[Stored items]
== Segment start ==

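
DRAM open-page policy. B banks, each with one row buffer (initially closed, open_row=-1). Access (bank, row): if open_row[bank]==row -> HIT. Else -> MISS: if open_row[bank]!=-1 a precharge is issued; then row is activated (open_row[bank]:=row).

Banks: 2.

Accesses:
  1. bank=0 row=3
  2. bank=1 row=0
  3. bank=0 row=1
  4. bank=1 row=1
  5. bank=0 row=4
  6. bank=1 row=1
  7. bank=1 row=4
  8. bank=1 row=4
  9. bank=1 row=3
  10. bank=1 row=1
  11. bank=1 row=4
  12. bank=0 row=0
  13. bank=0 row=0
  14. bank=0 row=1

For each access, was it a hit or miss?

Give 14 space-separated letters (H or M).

Acc 1: bank0 row3 -> MISS (open row3); precharges=0
Acc 2: bank1 row0 -> MISS (open row0); precharges=0
Acc 3: bank0 row1 -> MISS (open row1); precharges=1
Acc 4: bank1 row1 -> MISS (open row1); precharges=2
Acc 5: bank0 row4 -> MISS (open row4); precharges=3
Acc 6: bank1 row1 -> HIT
Acc 7: bank1 row4 -> MISS (open row4); precharges=4
Acc 8: bank1 row4 -> HIT
Acc 9: bank1 row3 -> MISS (open row3); precharges=5
Acc 10: bank1 row1 -> MISS (open row1); precharges=6
Acc 11: bank1 row4 -> MISS (open row4); precharges=7
Acc 12: bank0 row0 -> MISS (open row0); precharges=8
Acc 13: bank0 row0 -> HIT
Acc 14: bank0 row1 -> MISS (open row1); precharges=9

Answer: M M M M M H M H M M M M H M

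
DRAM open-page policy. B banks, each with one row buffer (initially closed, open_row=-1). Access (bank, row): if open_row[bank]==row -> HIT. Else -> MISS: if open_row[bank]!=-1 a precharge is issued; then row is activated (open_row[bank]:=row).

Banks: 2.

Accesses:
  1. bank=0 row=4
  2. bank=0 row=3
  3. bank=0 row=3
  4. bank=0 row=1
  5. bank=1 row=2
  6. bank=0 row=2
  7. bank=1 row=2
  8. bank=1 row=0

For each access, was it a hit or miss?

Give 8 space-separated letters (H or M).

Acc 1: bank0 row4 -> MISS (open row4); precharges=0
Acc 2: bank0 row3 -> MISS (open row3); precharges=1
Acc 3: bank0 row3 -> HIT
Acc 4: bank0 row1 -> MISS (open row1); precharges=2
Acc 5: bank1 row2 -> MISS (open row2); precharges=2
Acc 6: bank0 row2 -> MISS (open row2); precharges=3
Acc 7: bank1 row2 -> HIT
Acc 8: bank1 row0 -> MISS (open row0); precharges=4

Answer: M M H M M M H M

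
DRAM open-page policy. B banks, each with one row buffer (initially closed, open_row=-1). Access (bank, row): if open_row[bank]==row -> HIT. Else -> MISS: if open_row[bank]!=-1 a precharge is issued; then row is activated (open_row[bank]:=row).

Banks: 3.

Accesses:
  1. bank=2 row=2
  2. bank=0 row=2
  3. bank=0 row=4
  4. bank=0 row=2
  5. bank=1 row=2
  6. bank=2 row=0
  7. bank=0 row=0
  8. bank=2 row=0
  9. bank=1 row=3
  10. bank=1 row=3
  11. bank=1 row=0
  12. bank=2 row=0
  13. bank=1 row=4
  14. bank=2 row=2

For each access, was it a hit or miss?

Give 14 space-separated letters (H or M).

Acc 1: bank2 row2 -> MISS (open row2); precharges=0
Acc 2: bank0 row2 -> MISS (open row2); precharges=0
Acc 3: bank0 row4 -> MISS (open row4); precharges=1
Acc 4: bank0 row2 -> MISS (open row2); precharges=2
Acc 5: bank1 row2 -> MISS (open row2); precharges=2
Acc 6: bank2 row0 -> MISS (open row0); precharges=3
Acc 7: bank0 row0 -> MISS (open row0); precharges=4
Acc 8: bank2 row0 -> HIT
Acc 9: bank1 row3 -> MISS (open row3); precharges=5
Acc 10: bank1 row3 -> HIT
Acc 11: bank1 row0 -> MISS (open row0); precharges=6
Acc 12: bank2 row0 -> HIT
Acc 13: bank1 row4 -> MISS (open row4); precharges=7
Acc 14: bank2 row2 -> MISS (open row2); precharges=8

Answer: M M M M M M M H M H M H M M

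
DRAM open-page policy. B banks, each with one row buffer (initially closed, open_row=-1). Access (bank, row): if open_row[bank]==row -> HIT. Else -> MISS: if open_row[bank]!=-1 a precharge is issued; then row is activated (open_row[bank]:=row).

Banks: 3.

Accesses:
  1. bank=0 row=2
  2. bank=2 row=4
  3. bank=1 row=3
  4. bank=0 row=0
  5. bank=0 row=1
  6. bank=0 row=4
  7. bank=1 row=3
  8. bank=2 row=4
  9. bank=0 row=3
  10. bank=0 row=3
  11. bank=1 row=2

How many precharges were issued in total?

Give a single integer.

Answer: 5

Derivation:
Acc 1: bank0 row2 -> MISS (open row2); precharges=0
Acc 2: bank2 row4 -> MISS (open row4); precharges=0
Acc 3: bank1 row3 -> MISS (open row3); precharges=0
Acc 4: bank0 row0 -> MISS (open row0); precharges=1
Acc 5: bank0 row1 -> MISS (open row1); precharges=2
Acc 6: bank0 row4 -> MISS (open row4); precharges=3
Acc 7: bank1 row3 -> HIT
Acc 8: bank2 row4 -> HIT
Acc 9: bank0 row3 -> MISS (open row3); precharges=4
Acc 10: bank0 row3 -> HIT
Acc 11: bank1 row2 -> MISS (open row2); precharges=5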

== Segment end ==

Above are the records; copy all of them exactly.

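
DRAM open-page policy. B banks, each with one row buffer (initially closed, open_row=-1). Access (bank, row): if open_row[bank]==row -> HIT. Else -> MISS: if open_row[bank]!=-1 a precharge is issued; then row is activated (open_row[bank]:=row).

Banks: 2.

Accesses:
  1. bank=0 row=3
  2. bank=1 row=0
  3. bank=0 row=1
  4. bank=1 row=1
  5. bank=0 row=4
  6. bank=1 row=1
  7. bank=1 row=4
  8. bank=1 row=4
  9. bank=1 row=3
  10. bank=1 row=1
  11. bank=1 row=4
  12. bank=0 row=0
  13. bank=0 row=0
  14. bank=0 row=1

For each access, was it a hit or miss?

Give 14 space-separated letters (H or M).

Acc 1: bank0 row3 -> MISS (open row3); precharges=0
Acc 2: bank1 row0 -> MISS (open row0); precharges=0
Acc 3: bank0 row1 -> MISS (open row1); precharges=1
Acc 4: bank1 row1 -> MISS (open row1); precharges=2
Acc 5: bank0 row4 -> MISS (open row4); precharges=3
Acc 6: bank1 row1 -> HIT
Acc 7: bank1 row4 -> MISS (open row4); precharges=4
Acc 8: bank1 row4 -> HIT
Acc 9: bank1 row3 -> MISS (open row3); precharges=5
Acc 10: bank1 row1 -> MISS (open row1); precharges=6
Acc 11: bank1 row4 -> MISS (open row4); precharges=7
Acc 12: bank0 row0 -> MISS (open row0); precharges=8
Acc 13: bank0 row0 -> HIT
Acc 14: bank0 row1 -> MISS (open row1); precharges=9

Answer: M M M M M H M H M M M M H M

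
DRAM open-page policy. B banks, each with one row buffer (initially closed, open_row=-1). Access (bank, row): if open_row[bank]==row -> HIT. Else -> MISS: if open_row[bank]!=-1 a precharge is issued; then row is activated (open_row[bank]:=row).

Banks: 2.

Accesses:
  1. bank=0 row=4
  2. bank=0 row=3
  3. bank=0 row=3
  4. bank=0 row=1
  5. bank=1 row=2
  6. bank=0 row=2
  7. bank=1 row=2
  8. bank=1 row=0

For each access, was it a hit or miss?

Give 8 space-separated letters (H or M).

Acc 1: bank0 row4 -> MISS (open row4); precharges=0
Acc 2: bank0 row3 -> MISS (open row3); precharges=1
Acc 3: bank0 row3 -> HIT
Acc 4: bank0 row1 -> MISS (open row1); precharges=2
Acc 5: bank1 row2 -> MISS (open row2); precharges=2
Acc 6: bank0 row2 -> MISS (open row2); precharges=3
Acc 7: bank1 row2 -> HIT
Acc 8: bank1 row0 -> MISS (open row0); precharges=4

Answer: M M H M M M H M

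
DRAM open-page policy. B banks, each with one row buffer (initially closed, open_row=-1). Access (bank, row): if open_row[bank]==row -> HIT. Else -> MISS: if open_row[bank]!=-1 a precharge is issued; then row is activated (open_row[bank]:=row).

Banks: 3.

Accesses:
  1. bank=2 row=2
  2. bank=0 row=2
  3. bank=0 row=4
  4. bank=0 row=2
  5. bank=1 row=2
  6. bank=2 row=0
  7. bank=0 row=0
  8. bank=2 row=0
  9. bank=1 row=3
  10. bank=1 row=3
  11. bank=1 row=0
  12. bank=2 row=0
  13. bank=1 row=4
  14. bank=2 row=2

For each access, was it a hit or miss?

Give 14 space-separated letters (H or M).

Acc 1: bank2 row2 -> MISS (open row2); precharges=0
Acc 2: bank0 row2 -> MISS (open row2); precharges=0
Acc 3: bank0 row4 -> MISS (open row4); precharges=1
Acc 4: bank0 row2 -> MISS (open row2); precharges=2
Acc 5: bank1 row2 -> MISS (open row2); precharges=2
Acc 6: bank2 row0 -> MISS (open row0); precharges=3
Acc 7: bank0 row0 -> MISS (open row0); precharges=4
Acc 8: bank2 row0 -> HIT
Acc 9: bank1 row3 -> MISS (open row3); precharges=5
Acc 10: bank1 row3 -> HIT
Acc 11: bank1 row0 -> MISS (open row0); precharges=6
Acc 12: bank2 row0 -> HIT
Acc 13: bank1 row4 -> MISS (open row4); precharges=7
Acc 14: bank2 row2 -> MISS (open row2); precharges=8

Answer: M M M M M M M H M H M H M M

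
DRAM open-page policy. B banks, each with one row buffer (initially closed, open_row=-1). Access (bank, row): if open_row[bank]==row -> HIT. Else -> MISS: if open_row[bank]!=-1 a precharge is issued; then row is activated (open_row[bank]:=row).

Banks: 3.

Accesses:
  1. bank=0 row=2
  2. bank=2 row=4
  3. bank=1 row=3
  4. bank=0 row=0
  5. bank=0 row=1
  6. bank=0 row=4
  7. bank=1 row=3
  8. bank=2 row=4
  9. bank=0 row=3
  10. bank=0 row=3
  11. bank=1 row=2

How many precharges were issued in total?

Give a single integer.

Answer: 5

Derivation:
Acc 1: bank0 row2 -> MISS (open row2); precharges=0
Acc 2: bank2 row4 -> MISS (open row4); precharges=0
Acc 3: bank1 row3 -> MISS (open row3); precharges=0
Acc 4: bank0 row0 -> MISS (open row0); precharges=1
Acc 5: bank0 row1 -> MISS (open row1); precharges=2
Acc 6: bank0 row4 -> MISS (open row4); precharges=3
Acc 7: bank1 row3 -> HIT
Acc 8: bank2 row4 -> HIT
Acc 9: bank0 row3 -> MISS (open row3); precharges=4
Acc 10: bank0 row3 -> HIT
Acc 11: bank1 row2 -> MISS (open row2); precharges=5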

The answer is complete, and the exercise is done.